YOUR ASSIGNMENT> Copy every line of the entries that has the string "positive" in it.

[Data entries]
Start of Block

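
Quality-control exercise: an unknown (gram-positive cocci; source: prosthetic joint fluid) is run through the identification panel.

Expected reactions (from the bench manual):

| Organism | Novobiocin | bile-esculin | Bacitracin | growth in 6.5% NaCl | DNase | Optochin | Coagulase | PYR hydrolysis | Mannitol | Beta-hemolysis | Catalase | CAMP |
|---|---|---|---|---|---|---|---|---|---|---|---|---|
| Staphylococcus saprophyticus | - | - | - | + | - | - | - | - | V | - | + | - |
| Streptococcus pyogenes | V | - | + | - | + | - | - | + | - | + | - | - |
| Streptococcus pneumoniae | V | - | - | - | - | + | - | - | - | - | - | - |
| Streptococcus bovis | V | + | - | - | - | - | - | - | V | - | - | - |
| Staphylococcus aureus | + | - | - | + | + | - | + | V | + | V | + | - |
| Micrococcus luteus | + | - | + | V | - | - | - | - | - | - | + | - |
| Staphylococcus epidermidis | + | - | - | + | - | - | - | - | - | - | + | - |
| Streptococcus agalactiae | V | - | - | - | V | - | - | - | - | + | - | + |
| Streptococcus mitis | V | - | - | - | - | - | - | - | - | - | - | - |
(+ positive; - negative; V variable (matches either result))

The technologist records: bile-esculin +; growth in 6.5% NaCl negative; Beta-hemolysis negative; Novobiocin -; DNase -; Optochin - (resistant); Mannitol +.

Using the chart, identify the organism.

Streptococcus bovis

Beta-hemolysis -: excludes Streptococcus pyogenes, Streptococcus agalactiae — 7 left.
Mannitol +: excludes Streptococcus pneumoniae, Micrococcus luteus, Staphylococcus epidermidis, Streptococcus mitis — 3 left.
DNase -: excludes Staphylococcus aureus — 2 left.
growth in 6.5% NaCl -: excludes Staphylococcus saprophyticus — 1 left.
bile-esculin +: the one remaining candidate is consistent.
Novobiocin -: the one remaining candidate is consistent.
Optochin -: the one remaining candidate is consistent.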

End of Block

ANSWER SPACE>
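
Quality-control exercise: an unknown (gram-positive cocci; source: prosthetic joint fluid) is run through the identification panel.
(+ positive; - negative; V variable (matches either result))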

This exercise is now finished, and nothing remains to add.